(Collected data)
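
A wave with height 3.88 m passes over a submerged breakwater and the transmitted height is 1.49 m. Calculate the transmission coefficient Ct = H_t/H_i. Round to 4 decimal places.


Ct = H_t / H_i
Ct = 1.49 / 3.88
Ct = 0.3840

0.3840


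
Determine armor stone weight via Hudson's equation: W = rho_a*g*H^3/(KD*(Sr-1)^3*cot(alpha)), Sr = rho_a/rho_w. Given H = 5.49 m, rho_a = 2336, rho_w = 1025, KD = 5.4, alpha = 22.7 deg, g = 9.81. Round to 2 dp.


Sr = rho_a / rho_w = 2336 / 1025 = 2.279024
(Sr - 1) = 1.279024
(Sr - 1)^3 = 2.092360
cot(22.7) = 1 / tan(22.7) = 1 / 0.418309 = 2.390577
Numerator = 2336 * 9.81 * 5.49^3 = 3791917.4935
Denominator = 5.4 * 2.092360 * 2.390577 = 27.010521
W = 3791917.4935 / 27.010521
W = 140386.68 N

140386.68


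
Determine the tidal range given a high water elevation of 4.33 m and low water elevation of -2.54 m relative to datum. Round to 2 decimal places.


Tidal range = High water - Low water
Tidal range = 4.33 - (-2.54)
Tidal range = 6.87 m

6.87


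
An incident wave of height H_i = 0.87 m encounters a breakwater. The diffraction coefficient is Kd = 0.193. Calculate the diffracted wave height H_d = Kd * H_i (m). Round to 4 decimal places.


H_d = Kd * H_i
H_d = 0.193 * 0.87
H_d = 0.1679 m

0.1679


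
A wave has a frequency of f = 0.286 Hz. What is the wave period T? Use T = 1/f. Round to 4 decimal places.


T = 1 / f
T = 1 / 0.286
T = 3.4965 s

3.4965


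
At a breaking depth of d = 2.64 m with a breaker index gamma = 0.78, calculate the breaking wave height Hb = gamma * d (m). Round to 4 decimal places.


Hb = gamma * d
Hb = 0.78 * 2.64
Hb = 2.0592 m

2.0592


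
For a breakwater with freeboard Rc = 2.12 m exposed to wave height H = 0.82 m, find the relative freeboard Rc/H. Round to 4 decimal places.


Relative freeboard = Rc / H
= 2.12 / 0.82
= 2.5854

2.5854


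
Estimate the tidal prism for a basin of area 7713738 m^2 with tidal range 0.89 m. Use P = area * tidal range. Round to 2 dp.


Tidal prism = Area * Tidal range
P = 7713738 * 0.89
P = 6865226.82 m^3

6865226.82


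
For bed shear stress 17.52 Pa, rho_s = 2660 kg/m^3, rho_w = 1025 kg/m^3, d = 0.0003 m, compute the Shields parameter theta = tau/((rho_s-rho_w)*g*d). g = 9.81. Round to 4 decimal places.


theta = tau / ((rho_s - rho_w) * g * d)
rho_s - rho_w = 2660 - 1025 = 1635
Denominator = 1635 * 9.81 * 0.0003 = 4.811805
theta = 17.52 / 4.811805
theta = 3.6410

3.6410


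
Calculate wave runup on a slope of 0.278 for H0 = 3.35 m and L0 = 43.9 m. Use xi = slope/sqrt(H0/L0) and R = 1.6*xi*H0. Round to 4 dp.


xi = slope / sqrt(H0/L0)
H0/L0 = 3.35/43.9 = 0.076310
sqrt(0.076310) = 0.276242
xi = 0.278 / 0.276242 = 1.006363
R = 1.6 * xi * H0 = 1.6 * 1.006363 * 3.35
R = 5.3941 m

5.3941


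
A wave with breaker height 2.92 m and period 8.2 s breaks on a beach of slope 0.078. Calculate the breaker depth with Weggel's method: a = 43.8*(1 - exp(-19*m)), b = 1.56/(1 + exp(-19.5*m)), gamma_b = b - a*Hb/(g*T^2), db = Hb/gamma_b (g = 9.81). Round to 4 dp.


a = 43.8 * (1 - exp(-19 * m))
exp(-19 * 0.078) = exp(-1.4820) = 0.227183
a = 43.8 * (1 - 0.227183) = 33.849390
b = 1.56 / (1 + exp(-19.5 * m))
exp(-19.5 * 0.078) = exp(-1.5210) = 0.218493
b = 1.56 / (1 + 0.218493) = 1.280270
Hb / (g * T^2) = 2.92 / (9.81 * 8.2^2) = 2.92 / 659.6244 = 0.00442676
gamma_b = b - a * Hb/(g*T^2) = 1.280270 - 33.849390 * 0.00442676 = 1.130426
db = Hb / gamma_b = 2.92 / 1.130426
db = 2.5831 m

2.5831


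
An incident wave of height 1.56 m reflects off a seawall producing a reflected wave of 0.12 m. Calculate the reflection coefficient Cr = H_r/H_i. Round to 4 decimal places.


Cr = H_r / H_i
Cr = 0.12 / 1.56
Cr = 0.0769

0.0769


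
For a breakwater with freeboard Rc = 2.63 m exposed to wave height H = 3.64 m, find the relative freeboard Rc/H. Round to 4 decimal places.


Relative freeboard = Rc / H
= 2.63 / 3.64
= 0.7225

0.7225


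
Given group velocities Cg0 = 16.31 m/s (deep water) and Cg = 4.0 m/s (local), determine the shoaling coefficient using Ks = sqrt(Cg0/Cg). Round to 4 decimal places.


Ks = sqrt(Cg0 / Cg)
Ks = sqrt(16.31 / 4.0)
Ks = sqrt(4.0775)
Ks = 2.0193

2.0193


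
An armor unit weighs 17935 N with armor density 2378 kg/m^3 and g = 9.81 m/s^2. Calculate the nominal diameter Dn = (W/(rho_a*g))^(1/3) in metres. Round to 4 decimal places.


V = W / (rho_a * g)
V = 17935 / (2378 * 9.81)
V = 17935 / 23328.18
V = 0.768813 m^3
Dn = V^(1/3) = 0.768813^(1/3)
Dn = 0.9161 m

0.9161


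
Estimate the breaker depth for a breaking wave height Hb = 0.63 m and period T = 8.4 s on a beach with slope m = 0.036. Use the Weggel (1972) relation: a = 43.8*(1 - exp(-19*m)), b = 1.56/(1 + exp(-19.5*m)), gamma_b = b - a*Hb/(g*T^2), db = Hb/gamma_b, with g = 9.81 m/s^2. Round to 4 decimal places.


a = 43.8 * (1 - exp(-19 * m))
exp(-19 * 0.036) = exp(-0.6840) = 0.504595
a = 43.8 * (1 - 0.504595) = 21.698758
b = 1.56 / (1 + exp(-19.5 * m))
exp(-19.5 * 0.036) = exp(-0.7020) = 0.495593
b = 1.56 / (1 + 0.495593) = 1.043064
Hb / (g * T^2) = 0.63 / (9.81 * 8.4^2) = 0.63 / 692.1936 = 0.00091015
gamma_b = b - a * Hb/(g*T^2) = 1.043064 - 21.698758 * 0.00091015 = 1.023315
db = Hb / gamma_b = 0.63 / 1.023315
db = 0.6156 m

0.6156


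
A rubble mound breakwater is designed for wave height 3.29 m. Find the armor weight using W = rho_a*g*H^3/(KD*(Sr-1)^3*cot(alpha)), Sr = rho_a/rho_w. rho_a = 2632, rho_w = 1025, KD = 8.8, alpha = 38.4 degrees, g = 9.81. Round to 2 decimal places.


Sr = rho_a / rho_w = 2632 / 1025 = 2.567805
(Sr - 1) = 1.567805
(Sr - 1)^3 = 3.853683
cot(38.4) = 1 / tan(38.4) = 1 / 0.792590 = 1.261686
Numerator = 2632 * 9.81 * 3.29^3 = 919480.6331
Denominator = 8.8 * 3.853683 * 1.261686 = 42.786818
W = 919480.6331 / 42.786818
W = 21489.81 N

21489.81


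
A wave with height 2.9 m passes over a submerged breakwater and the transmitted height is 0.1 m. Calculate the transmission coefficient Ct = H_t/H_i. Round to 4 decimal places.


Ct = H_t / H_i
Ct = 0.1 / 2.9
Ct = 0.0345

0.0345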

### [What is required]
From beginning to end, the data must be duplicated exactly.

### [Finished task]
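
A wave with height 3.88 m passes over a submerged breakwater and the transmitted height is 1.49 m. Calculate the transmission coefficient Ct = H_t/H_i. Round to 4 decimal places.


Ct = H_t / H_i
Ct = 1.49 / 3.88
Ct = 0.3840

0.3840


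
Determine armor stone weight via Hudson's equation: W = rho_a*g*H^3/(KD*(Sr-1)^3*cot(alpha)), Sr = rho_a/rho_w. Given H = 5.49 m, rho_a = 2336, rho_w = 1025, KD = 5.4, alpha = 22.7 deg, g = 9.81. Round to 2 dp.


Sr = rho_a / rho_w = 2336 / 1025 = 2.279024
(Sr - 1) = 1.279024
(Sr - 1)^3 = 2.092360
cot(22.7) = 1 / tan(22.7) = 1 / 0.418309 = 2.390577
Numerator = 2336 * 9.81 * 5.49^3 = 3791917.4935
Denominator = 5.4 * 2.092360 * 2.390577 = 27.010521
W = 3791917.4935 / 27.010521
W = 140386.68 N

140386.68


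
Determine the tidal range given a high water elevation of 4.33 m and low water elevation of -2.54 m relative to datum. Round to 2 decimal places.


Tidal range = High water - Low water
Tidal range = 4.33 - (-2.54)
Tidal range = 6.87 m

6.87


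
An incident wave of height H_i = 0.87 m encounters a breakwater. The diffraction coefficient is Kd = 0.193. Calculate the diffracted wave height H_d = Kd * H_i (m). Round to 4 decimal places.


H_d = Kd * H_i
H_d = 0.193 * 0.87
H_d = 0.1679 m

0.1679


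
A wave has a frequency of f = 0.286 Hz. What is the wave period T? Use T = 1/f. Round to 4 decimal places.


T = 1 / f
T = 1 / 0.286
T = 3.4965 s

3.4965


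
At a breaking depth of d = 2.64 m with a breaker index gamma = 0.78, calculate the breaking wave height Hb = gamma * d (m). Round to 4 decimal places.


Hb = gamma * d
Hb = 0.78 * 2.64
Hb = 2.0592 m

2.0592


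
For a breakwater with freeboard Rc = 2.12 m exposed to wave height H = 0.82 m, find the relative freeboard Rc/H. Round to 4 decimal places.


Relative freeboard = Rc / H
= 2.12 / 0.82
= 2.5854

2.5854


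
Estimate the tidal prism for a basin of area 7713738 m^2 with tidal range 0.89 m. Use P = area * tidal range. Round to 2 dp.


Tidal prism = Area * Tidal range
P = 7713738 * 0.89
P = 6865226.82 m^3

6865226.82


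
For bed shear stress 17.52 Pa, rho_s = 2660 kg/m^3, rho_w = 1025 kg/m^3, d = 0.0003 m, compute the Shields parameter theta = tau/((rho_s-rho_w)*g*d). g = 9.81. Round to 4 decimal places.


theta = tau / ((rho_s - rho_w) * g * d)
rho_s - rho_w = 2660 - 1025 = 1635
Denominator = 1635 * 9.81 * 0.0003 = 4.811805
theta = 17.52 / 4.811805
theta = 3.6410

3.6410


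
Calculate wave runup on a slope of 0.278 for H0 = 3.35 m and L0 = 43.9 m. Use xi = slope/sqrt(H0/L0) and R = 1.6*xi*H0. Round to 4 dp.


xi = slope / sqrt(H0/L0)
H0/L0 = 3.35/43.9 = 0.076310
sqrt(0.076310) = 0.276242
xi = 0.278 / 0.276242 = 1.006363
R = 1.6 * xi * H0 = 1.6 * 1.006363 * 3.35
R = 5.3941 m

5.3941


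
A wave with breaker height 2.92 m and period 8.2 s breaks on a beach of slope 0.078. Calculate the breaker depth with Weggel's method: a = 43.8*(1 - exp(-19*m)), b = 1.56/(1 + exp(-19.5*m)), gamma_b = b - a*Hb/(g*T^2), db = Hb/gamma_b (g = 9.81). Round to 4 dp.


a = 43.8 * (1 - exp(-19 * m))
exp(-19 * 0.078) = exp(-1.4820) = 0.227183
a = 43.8 * (1 - 0.227183) = 33.849390
b = 1.56 / (1 + exp(-19.5 * m))
exp(-19.5 * 0.078) = exp(-1.5210) = 0.218493
b = 1.56 / (1 + 0.218493) = 1.280270
Hb / (g * T^2) = 2.92 / (9.81 * 8.2^2) = 2.92 / 659.6244 = 0.00442676
gamma_b = b - a * Hb/(g*T^2) = 1.280270 - 33.849390 * 0.00442676 = 1.130426
db = Hb / gamma_b = 2.92 / 1.130426
db = 2.5831 m

2.5831


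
An incident wave of height 1.56 m reflects off a seawall producing a reflected wave of 0.12 m. Calculate the reflection coefficient Cr = H_r/H_i. Round to 4 decimal places.


Cr = H_r / H_i
Cr = 0.12 / 1.56
Cr = 0.0769

0.0769


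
For a breakwater with freeboard Rc = 2.63 m exposed to wave height H = 3.64 m, find the relative freeboard Rc/H. Round to 4 decimal places.


Relative freeboard = Rc / H
= 2.63 / 3.64
= 0.7225

0.7225


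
Given group velocities Cg0 = 16.31 m/s (deep water) and Cg = 4.0 m/s (local), determine the shoaling coefficient using Ks = sqrt(Cg0/Cg). Round to 4 decimal places.


Ks = sqrt(Cg0 / Cg)
Ks = sqrt(16.31 / 4.0)
Ks = sqrt(4.0775)
Ks = 2.0193

2.0193


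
An armor unit weighs 17935 N with armor density 2378 kg/m^3 and g = 9.81 m/s^2. Calculate the nominal diameter Dn = (W/(rho_a*g))^(1/3) in metres. Round to 4 decimal places.


V = W / (rho_a * g)
V = 17935 / (2378 * 9.81)
V = 17935 / 23328.18
V = 0.768813 m^3
Dn = V^(1/3) = 0.768813^(1/3)
Dn = 0.9161 m

0.9161


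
Estimate the breaker depth for a breaking wave height Hb = 0.63 m and period T = 8.4 s on a beach with slope m = 0.036. Use the Weggel (1972) relation: a = 43.8*(1 - exp(-19*m)), b = 1.56/(1 + exp(-19.5*m)), gamma_b = b - a*Hb/(g*T^2), db = Hb/gamma_b, with g = 9.81 m/s^2. Round to 4 decimal places.


a = 43.8 * (1 - exp(-19 * m))
exp(-19 * 0.036) = exp(-0.6840) = 0.504595
a = 43.8 * (1 - 0.504595) = 21.698758
b = 1.56 / (1 + exp(-19.5 * m))
exp(-19.5 * 0.036) = exp(-0.7020) = 0.495593
b = 1.56 / (1 + 0.495593) = 1.043064
Hb / (g * T^2) = 0.63 / (9.81 * 8.4^2) = 0.63 / 692.1936 = 0.00091015
gamma_b = b - a * Hb/(g*T^2) = 1.043064 - 21.698758 * 0.00091015 = 1.023315
db = Hb / gamma_b = 0.63 / 1.023315
db = 0.6156 m

0.6156


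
A rubble mound breakwater is designed for wave height 3.29 m. Find the armor weight using W = rho_a*g*H^3/(KD*(Sr-1)^3*cot(alpha)), Sr = rho_a/rho_w. rho_a = 2632, rho_w = 1025, KD = 8.8, alpha = 38.4 degrees, g = 9.81. Round to 2 decimal places.


Sr = rho_a / rho_w = 2632 / 1025 = 2.567805
(Sr - 1) = 1.567805
(Sr - 1)^3 = 3.853683
cot(38.4) = 1 / tan(38.4) = 1 / 0.792590 = 1.261686
Numerator = 2632 * 9.81 * 3.29^3 = 919480.6331
Denominator = 8.8 * 3.853683 * 1.261686 = 42.786818
W = 919480.6331 / 42.786818
W = 21489.81 N

21489.81


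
A wave with height 2.9 m passes over a submerged breakwater and the transmitted height is 0.1 m. Calculate the transmission coefficient Ct = H_t/H_i. Round to 4 decimal places.


Ct = H_t / H_i
Ct = 0.1 / 2.9
Ct = 0.0345

0.0345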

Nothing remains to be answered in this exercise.